*Your goal*
Copy every line in the listing that contains "reader".

*Data records*
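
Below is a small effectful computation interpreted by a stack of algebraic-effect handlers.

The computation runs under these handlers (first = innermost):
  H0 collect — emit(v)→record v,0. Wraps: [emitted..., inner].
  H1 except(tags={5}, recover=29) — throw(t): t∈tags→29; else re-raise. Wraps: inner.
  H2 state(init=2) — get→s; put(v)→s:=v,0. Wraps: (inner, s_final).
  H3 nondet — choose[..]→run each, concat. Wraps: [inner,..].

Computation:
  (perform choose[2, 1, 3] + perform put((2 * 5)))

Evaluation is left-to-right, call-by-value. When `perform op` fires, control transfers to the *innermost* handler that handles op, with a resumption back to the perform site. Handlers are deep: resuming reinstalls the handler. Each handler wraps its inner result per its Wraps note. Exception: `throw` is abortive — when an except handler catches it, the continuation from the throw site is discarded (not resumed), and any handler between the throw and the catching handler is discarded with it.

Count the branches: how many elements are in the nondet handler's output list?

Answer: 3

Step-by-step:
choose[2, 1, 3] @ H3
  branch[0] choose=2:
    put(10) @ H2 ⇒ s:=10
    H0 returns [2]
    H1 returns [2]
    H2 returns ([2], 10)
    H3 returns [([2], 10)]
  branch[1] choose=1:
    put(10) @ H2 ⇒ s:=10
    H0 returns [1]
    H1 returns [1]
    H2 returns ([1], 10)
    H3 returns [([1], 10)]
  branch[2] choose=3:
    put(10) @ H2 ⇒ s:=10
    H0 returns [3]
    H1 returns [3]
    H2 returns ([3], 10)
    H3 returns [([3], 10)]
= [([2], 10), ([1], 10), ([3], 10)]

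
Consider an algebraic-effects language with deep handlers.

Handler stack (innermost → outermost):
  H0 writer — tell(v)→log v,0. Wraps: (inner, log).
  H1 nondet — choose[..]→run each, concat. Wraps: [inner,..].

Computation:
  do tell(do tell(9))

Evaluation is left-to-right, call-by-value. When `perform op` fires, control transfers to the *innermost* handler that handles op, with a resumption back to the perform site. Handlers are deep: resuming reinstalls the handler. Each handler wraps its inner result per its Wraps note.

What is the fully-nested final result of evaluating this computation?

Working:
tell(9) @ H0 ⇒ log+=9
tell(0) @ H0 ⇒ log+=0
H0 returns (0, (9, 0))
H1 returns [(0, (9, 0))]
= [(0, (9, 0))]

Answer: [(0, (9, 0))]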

...

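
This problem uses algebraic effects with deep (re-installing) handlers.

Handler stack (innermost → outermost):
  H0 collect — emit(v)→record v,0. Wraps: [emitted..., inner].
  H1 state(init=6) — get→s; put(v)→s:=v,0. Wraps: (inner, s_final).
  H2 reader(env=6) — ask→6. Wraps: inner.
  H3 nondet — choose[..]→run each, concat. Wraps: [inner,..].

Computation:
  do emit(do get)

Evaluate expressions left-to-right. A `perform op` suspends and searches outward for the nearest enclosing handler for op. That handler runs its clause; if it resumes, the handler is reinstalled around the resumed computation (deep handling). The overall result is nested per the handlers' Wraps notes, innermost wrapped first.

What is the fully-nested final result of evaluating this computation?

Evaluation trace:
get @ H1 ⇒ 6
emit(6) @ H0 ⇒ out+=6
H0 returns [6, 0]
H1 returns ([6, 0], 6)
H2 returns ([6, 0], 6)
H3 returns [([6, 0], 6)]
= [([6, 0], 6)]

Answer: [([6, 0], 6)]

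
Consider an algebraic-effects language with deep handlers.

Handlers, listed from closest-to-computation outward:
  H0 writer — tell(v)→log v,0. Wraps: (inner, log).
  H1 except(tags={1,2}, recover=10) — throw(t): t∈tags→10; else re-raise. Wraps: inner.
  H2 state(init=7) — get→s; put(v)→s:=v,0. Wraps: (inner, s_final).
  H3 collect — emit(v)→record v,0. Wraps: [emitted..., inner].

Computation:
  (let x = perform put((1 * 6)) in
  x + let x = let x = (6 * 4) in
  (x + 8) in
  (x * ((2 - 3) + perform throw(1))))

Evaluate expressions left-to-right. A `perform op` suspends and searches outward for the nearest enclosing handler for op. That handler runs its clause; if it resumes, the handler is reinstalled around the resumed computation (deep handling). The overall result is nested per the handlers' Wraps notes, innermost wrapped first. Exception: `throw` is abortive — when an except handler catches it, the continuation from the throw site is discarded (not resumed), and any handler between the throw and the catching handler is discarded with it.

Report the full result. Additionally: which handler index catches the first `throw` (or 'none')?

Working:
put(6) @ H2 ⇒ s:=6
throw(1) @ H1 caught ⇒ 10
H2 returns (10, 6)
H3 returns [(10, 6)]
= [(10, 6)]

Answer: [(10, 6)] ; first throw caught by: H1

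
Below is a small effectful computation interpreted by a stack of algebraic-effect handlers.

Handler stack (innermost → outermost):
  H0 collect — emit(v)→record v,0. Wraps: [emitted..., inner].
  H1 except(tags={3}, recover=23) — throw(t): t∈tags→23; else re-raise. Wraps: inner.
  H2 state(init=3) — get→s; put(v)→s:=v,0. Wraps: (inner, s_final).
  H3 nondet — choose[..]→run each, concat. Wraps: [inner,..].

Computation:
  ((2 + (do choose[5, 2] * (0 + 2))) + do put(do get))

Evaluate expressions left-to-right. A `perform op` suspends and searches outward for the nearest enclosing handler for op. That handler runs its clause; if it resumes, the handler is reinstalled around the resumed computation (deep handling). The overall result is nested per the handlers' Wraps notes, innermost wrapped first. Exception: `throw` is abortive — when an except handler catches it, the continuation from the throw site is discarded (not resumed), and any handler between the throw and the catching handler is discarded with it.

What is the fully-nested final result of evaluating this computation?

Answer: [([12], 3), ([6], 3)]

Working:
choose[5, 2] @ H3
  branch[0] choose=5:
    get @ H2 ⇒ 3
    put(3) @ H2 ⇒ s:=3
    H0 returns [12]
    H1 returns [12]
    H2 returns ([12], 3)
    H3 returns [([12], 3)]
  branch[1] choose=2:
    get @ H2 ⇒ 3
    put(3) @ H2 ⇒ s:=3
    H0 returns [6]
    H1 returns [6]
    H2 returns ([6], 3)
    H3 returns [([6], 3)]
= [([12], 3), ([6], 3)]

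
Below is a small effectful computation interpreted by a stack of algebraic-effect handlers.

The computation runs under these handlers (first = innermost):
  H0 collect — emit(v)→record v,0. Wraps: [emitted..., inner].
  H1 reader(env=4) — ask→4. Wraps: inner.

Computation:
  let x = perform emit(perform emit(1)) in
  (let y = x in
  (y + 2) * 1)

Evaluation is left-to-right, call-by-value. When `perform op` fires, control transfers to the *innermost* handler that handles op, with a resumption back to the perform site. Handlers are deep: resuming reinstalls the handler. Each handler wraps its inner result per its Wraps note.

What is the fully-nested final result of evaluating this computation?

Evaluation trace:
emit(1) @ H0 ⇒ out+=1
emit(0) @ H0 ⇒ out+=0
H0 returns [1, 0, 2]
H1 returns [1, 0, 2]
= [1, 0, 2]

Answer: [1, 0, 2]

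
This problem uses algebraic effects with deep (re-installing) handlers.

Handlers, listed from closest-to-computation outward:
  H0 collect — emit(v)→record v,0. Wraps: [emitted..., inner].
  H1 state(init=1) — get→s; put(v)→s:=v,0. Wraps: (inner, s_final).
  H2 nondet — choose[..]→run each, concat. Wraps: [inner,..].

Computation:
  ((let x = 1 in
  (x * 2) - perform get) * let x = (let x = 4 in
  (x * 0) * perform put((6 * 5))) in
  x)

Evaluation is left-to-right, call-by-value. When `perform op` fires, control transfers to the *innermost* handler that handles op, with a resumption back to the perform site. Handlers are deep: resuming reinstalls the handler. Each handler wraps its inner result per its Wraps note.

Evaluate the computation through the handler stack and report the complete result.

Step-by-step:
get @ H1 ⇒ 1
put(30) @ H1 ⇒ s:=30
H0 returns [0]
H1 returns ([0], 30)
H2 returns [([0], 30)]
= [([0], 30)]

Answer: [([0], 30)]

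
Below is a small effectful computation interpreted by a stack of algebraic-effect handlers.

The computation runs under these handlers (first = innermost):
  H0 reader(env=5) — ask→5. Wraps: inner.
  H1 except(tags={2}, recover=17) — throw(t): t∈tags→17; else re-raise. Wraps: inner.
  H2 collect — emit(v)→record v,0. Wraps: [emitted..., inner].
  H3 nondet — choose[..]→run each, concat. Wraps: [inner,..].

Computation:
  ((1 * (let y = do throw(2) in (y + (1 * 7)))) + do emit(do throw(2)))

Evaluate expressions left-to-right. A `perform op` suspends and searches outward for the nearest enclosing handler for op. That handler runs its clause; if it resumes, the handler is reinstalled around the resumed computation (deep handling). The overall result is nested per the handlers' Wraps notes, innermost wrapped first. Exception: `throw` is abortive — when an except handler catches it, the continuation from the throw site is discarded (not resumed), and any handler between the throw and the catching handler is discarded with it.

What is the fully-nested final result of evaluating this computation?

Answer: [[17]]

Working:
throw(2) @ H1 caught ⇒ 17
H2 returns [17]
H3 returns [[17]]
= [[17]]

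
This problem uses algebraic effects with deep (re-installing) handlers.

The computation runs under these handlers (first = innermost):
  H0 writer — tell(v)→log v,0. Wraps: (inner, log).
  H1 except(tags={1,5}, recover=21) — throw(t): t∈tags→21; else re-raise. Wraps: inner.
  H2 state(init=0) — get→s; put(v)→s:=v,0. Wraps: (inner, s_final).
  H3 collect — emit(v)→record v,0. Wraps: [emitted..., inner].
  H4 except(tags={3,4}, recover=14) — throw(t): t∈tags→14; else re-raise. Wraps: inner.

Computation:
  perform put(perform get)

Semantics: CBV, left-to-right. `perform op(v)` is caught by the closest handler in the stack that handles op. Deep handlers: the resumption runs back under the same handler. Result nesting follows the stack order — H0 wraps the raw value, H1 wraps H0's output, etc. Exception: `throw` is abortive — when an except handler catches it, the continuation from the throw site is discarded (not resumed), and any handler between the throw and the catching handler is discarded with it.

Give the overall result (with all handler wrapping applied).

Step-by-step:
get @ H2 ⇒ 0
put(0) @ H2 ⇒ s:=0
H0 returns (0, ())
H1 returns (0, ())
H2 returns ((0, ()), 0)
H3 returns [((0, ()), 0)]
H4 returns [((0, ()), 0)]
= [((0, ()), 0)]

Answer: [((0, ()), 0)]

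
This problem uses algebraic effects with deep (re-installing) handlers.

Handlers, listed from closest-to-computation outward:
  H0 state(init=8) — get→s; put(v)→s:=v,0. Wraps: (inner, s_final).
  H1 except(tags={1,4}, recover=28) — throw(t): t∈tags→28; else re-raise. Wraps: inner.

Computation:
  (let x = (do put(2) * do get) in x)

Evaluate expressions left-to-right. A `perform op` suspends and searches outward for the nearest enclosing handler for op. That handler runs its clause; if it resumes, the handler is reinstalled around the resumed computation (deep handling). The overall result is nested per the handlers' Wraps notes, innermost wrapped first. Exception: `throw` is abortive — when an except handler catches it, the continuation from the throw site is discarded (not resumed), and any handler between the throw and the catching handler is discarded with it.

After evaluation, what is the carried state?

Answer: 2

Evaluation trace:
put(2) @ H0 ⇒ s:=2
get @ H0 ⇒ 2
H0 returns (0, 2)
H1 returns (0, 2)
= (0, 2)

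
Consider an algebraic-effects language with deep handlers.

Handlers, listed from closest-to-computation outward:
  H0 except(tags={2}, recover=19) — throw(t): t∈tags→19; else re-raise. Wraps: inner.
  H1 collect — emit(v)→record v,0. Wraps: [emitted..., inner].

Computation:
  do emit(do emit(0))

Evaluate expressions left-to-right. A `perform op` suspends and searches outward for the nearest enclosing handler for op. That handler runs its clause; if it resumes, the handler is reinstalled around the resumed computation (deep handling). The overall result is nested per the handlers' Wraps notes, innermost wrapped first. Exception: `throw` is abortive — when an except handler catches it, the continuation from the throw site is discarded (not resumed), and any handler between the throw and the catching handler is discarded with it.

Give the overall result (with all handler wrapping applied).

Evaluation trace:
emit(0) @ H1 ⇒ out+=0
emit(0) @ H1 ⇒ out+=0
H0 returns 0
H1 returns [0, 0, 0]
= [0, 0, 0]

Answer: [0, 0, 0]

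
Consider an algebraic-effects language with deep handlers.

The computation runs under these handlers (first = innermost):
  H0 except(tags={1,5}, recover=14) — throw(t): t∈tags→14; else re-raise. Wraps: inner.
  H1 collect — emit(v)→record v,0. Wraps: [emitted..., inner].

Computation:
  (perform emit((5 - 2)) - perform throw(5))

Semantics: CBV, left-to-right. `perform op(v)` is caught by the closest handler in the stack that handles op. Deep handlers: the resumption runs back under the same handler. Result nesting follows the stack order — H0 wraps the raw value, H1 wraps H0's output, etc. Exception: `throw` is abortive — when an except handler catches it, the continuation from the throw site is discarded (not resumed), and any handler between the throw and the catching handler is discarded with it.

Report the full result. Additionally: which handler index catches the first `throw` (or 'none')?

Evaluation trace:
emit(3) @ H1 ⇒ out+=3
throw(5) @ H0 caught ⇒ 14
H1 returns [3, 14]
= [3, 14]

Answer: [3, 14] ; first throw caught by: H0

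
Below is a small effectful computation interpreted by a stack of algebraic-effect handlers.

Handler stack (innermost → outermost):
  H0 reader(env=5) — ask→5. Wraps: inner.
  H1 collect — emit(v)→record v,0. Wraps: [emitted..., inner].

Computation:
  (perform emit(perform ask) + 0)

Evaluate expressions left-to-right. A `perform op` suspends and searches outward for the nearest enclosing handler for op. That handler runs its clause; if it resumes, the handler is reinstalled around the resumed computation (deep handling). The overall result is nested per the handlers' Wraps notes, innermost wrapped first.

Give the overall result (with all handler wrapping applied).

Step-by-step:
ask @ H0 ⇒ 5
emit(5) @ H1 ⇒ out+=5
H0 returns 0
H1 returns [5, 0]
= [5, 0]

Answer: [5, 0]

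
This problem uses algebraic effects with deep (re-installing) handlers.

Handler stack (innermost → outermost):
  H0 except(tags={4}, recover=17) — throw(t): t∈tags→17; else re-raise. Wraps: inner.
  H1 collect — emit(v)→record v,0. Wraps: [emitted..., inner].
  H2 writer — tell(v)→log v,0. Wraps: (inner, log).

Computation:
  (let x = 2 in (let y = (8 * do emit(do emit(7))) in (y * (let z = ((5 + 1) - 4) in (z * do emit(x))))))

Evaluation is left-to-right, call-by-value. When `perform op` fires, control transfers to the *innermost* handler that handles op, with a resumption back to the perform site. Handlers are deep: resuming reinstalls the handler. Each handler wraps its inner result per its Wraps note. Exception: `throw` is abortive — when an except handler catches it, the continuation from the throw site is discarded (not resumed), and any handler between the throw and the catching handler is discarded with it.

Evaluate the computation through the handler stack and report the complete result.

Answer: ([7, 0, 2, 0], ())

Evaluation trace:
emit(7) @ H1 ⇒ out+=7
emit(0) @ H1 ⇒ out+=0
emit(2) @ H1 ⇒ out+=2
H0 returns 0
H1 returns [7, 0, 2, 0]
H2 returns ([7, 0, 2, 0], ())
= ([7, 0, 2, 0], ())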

...

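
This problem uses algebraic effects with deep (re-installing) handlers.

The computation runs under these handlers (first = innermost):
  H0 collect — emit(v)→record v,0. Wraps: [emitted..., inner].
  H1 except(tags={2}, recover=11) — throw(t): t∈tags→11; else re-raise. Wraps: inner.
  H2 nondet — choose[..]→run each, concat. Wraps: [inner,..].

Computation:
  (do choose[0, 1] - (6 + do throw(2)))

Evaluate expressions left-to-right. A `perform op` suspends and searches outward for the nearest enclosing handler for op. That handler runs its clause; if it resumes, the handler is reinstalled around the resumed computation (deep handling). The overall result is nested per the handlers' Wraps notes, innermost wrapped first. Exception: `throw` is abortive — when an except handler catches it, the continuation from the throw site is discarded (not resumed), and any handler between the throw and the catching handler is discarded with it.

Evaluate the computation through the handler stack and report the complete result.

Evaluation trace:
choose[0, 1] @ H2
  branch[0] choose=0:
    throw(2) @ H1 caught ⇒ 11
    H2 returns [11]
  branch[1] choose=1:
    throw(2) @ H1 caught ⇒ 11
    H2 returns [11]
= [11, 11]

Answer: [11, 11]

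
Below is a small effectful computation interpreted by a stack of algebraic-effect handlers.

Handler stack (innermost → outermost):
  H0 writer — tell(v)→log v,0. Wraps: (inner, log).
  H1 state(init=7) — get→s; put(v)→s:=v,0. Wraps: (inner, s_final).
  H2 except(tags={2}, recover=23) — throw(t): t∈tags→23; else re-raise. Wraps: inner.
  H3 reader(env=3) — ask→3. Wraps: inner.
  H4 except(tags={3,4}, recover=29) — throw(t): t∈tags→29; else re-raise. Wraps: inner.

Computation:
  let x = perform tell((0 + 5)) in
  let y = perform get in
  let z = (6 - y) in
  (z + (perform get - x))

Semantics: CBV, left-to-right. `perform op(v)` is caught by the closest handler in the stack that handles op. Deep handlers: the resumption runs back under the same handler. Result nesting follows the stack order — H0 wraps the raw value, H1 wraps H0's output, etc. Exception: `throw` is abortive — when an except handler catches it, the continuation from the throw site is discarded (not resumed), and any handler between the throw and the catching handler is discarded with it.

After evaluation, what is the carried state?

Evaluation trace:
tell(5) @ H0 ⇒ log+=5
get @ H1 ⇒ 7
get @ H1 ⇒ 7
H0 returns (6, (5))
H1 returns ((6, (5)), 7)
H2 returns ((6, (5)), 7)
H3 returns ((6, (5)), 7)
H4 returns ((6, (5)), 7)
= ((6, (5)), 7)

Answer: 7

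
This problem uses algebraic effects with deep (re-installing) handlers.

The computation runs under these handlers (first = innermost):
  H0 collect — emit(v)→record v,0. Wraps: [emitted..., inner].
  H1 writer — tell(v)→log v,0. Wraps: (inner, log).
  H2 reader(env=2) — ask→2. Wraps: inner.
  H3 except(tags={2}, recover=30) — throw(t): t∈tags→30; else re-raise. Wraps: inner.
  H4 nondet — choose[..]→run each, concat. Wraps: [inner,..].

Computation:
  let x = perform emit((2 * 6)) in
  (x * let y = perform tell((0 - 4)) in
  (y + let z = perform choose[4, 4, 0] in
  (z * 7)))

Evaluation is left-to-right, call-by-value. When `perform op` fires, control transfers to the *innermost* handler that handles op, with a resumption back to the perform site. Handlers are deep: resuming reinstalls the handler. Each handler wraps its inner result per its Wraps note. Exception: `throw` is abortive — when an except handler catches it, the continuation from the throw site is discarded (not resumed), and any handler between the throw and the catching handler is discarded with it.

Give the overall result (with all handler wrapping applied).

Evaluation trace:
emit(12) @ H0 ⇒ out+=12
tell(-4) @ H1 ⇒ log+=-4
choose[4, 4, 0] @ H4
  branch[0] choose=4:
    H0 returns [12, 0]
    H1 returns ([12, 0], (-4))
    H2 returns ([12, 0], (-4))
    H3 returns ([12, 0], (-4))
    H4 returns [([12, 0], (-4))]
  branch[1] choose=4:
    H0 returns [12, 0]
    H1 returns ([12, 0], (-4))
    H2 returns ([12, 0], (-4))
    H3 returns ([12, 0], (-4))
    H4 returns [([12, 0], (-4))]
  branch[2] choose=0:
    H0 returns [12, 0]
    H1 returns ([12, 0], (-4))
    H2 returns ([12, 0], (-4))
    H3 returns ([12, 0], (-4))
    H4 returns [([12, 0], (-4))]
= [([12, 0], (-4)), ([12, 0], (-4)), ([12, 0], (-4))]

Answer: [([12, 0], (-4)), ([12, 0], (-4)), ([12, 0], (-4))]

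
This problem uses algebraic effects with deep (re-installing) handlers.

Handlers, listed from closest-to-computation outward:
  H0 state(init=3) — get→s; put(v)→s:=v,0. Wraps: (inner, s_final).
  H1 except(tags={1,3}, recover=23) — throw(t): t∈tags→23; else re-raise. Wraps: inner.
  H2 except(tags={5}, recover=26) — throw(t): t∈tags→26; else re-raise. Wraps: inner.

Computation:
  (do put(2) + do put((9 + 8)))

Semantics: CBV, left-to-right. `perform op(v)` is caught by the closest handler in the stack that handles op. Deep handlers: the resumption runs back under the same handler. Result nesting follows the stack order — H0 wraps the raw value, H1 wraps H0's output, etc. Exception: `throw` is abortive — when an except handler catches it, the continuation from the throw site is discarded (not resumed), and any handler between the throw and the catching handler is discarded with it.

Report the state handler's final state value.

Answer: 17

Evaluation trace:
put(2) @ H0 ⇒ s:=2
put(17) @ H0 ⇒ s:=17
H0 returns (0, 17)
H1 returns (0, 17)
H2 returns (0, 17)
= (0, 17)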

*Exercise solution*
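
  H2 reader(env=6) — ask→6. Wraps: inner.
  H1 reader(env=4) — ask→4. Wraps: inner.
  H0 reader(env=5) — ask→5. Wraps: inner.
  H0 reader(env=5) — ask→5. Wraps: inner.
  H3 reader(env=3) — ask→3. Wraps: inner.
  H2 reader(env=2) — ask→2. Wraps: inner.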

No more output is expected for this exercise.